PROBLEM
All lines below are to be output exactly as they stand.

MATERIAL PROVIDED
---------------

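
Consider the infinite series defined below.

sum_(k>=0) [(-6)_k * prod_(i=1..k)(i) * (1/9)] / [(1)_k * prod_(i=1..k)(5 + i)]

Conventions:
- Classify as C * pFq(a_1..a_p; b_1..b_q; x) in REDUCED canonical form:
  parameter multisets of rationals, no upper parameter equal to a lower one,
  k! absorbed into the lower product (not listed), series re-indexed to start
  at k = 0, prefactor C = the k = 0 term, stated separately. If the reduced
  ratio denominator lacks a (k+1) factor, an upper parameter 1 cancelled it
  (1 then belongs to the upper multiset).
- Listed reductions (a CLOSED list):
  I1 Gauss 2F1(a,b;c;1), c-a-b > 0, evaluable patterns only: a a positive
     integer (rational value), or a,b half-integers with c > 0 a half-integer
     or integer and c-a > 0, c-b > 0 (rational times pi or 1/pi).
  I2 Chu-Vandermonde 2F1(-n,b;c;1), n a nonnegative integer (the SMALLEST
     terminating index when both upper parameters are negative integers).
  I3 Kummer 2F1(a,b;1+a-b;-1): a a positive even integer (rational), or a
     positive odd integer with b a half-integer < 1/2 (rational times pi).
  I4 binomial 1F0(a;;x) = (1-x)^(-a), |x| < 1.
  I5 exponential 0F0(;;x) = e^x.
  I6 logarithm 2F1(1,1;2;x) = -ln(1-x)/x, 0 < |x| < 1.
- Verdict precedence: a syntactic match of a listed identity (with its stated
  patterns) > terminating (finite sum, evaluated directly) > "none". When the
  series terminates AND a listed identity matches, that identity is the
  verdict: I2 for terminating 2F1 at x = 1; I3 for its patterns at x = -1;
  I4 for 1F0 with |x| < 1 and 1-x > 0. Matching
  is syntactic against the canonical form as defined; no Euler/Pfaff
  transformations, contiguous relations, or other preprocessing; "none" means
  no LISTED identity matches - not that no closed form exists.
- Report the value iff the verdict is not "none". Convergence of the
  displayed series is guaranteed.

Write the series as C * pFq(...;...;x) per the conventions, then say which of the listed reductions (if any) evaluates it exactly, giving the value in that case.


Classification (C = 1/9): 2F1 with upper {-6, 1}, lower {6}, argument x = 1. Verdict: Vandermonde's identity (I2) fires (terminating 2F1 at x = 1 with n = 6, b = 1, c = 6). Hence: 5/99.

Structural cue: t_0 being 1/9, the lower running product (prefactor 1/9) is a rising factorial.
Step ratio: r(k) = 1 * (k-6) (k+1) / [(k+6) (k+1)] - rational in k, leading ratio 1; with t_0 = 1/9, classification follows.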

---------------

RESULT OF THIS EXERCISE
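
Consider the infinite series defined below.

sum_(k>=0) [(-6)_k * prod_(i=1..k)(i) * (1/9)] / [(1)_k * prod_(i=1..k)(5 + i)]

Conventions:
- Classify as C * pFq(a_1..a_p; b_1..b_q; x) in REDUCED canonical form:
  parameter multisets of rationals, no upper parameter equal to a lower one,
  k! absorbed into the lower product (not listed), series re-indexed to start
  at k = 0, prefactor C = the k = 0 term, stated separately. If the reduced
  ratio denominator lacks a (k+1) factor, an upper parameter 1 cancelled it
  (1 then belongs to the upper multiset).
- Listed reductions (a CLOSED list):
  I1 Gauss 2F1(a,b;c;1), c-a-b > 0, evaluable patterns only: a a positive
     integer (rational value), or a,b half-integers with c > 0 a half-integer
     or integer and c-a > 0, c-b > 0 (rational times pi or 1/pi).
  I2 Chu-Vandermonde 2F1(-n,b;c;1), n a nonnegative integer (the SMALLEST
     terminating index when both upper parameters are negative integers).
  I3 Kummer 2F1(a,b;1+a-b;-1): a a positive even integer (rational), or a
     positive odd integer with b a half-integer < 1/2 (rational times pi).
  I4 binomial 1F0(a;;x) = (1-x)^(-a), |x| < 1.
  I5 exponential 0F0(;;x) = e^x.
  I6 logarithm 2F1(1,1;2;x) = -ln(1-x)/x, 0 < |x| < 1.
- Verdict precedence: a syntactic match of a listed identity (with its stated
  patterns) > terminating (finite sum, evaluated directly) > "none". When the
  series terminates AND a listed identity matches, that identity is the
  verdict: I2 for terminating 2F1 at x = 1; I3 for its patterns at x = -1;
  I4 for 1F0 with |x| < 1 and 1-x > 0. Matching
  is syntactic against the canonical form as defined; no Euler/Pfaff
  transformations, contiguous relations, or other preprocessing; "none" means
  no LISTED identity matches - not that no closed form exists.
- Report the value iff the verdict is not "none". Convergence of the
  displayed series is guaranteed.

Write the series as C * pFq(...;...;x) per the conventions, then say which of the listed reductions (if any) evaluates it exactly, giving the value in that case.


Classification (C = 1/9): 2F1 with upper {-6, 1}, lower {6}, argument x = 1. Verdict: Vandermonde's identity (I2) fires (terminating 2F1 at x = 1 with n = 6, b = 1, c = 6). Hence: 5/99.

Structural cue: t_0 being 1/9, the lower running product (prefactor 1/9) is a rising factorial.
Step ratio: r(k) = 1 * (k-6) (k+1) / [(k+6) (k+1)] - rational in k, leading ratio 1; with t_0 = 1/9, classification follows.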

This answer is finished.